# ASSIGNMENT:
Whatever the records below hold, copy it all out exactly.

# DATA EXTRACTS:

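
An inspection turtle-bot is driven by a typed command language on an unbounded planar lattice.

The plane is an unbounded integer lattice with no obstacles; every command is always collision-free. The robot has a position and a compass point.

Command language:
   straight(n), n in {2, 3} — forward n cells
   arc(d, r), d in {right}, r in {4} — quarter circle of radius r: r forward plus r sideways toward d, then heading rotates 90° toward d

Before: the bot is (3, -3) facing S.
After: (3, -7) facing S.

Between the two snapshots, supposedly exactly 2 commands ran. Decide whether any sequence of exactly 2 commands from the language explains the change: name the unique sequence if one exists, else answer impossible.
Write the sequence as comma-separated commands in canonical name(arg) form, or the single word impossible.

straight(2), straight(2)

key: still facing S at the end — nothing in the sequence rotates
t0: (3, -3) facing S
1. straight(2) → (3, -5) facing S
2. straight(2) → (3, -7) facing S
no other 2-command option fits: unique.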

# SOLUTION FOR THIS EXERCISE:
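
An inspection turtle-bot is driven by a typed command language on an unbounded planar lattice.

The plane is an unbounded integer lattice with no obstacles; every command is always collision-free. The robot has a position and a compass point.

Command language:
   straight(n), n in {2, 3} — forward n cells
   arc(d, r), d in {right}, r in {4} — quarter circle of radius r: r forward plus r sideways toward d, then heading rotates 90° toward d

Before: the bot is (3, -3) facing S.
After: (3, -7) facing S.

Between the two snapshots, supposedly exactly 2 commands ran. Decide whether any sequence of exactly 2 commands from the language explains the change: name the unique sequence if one exists, else answer impossible.
Write the sequence as comma-separated commands in canonical name(arg) form, or the single word impossible.

straight(2), straight(2)

key: still facing S at the end — nothing in the sequence rotates
t0: (3, -3) facing S
1. straight(2) → (3, -5) facing S
2. straight(2) → (3, -7) facing S
no other 2-command option fits: unique.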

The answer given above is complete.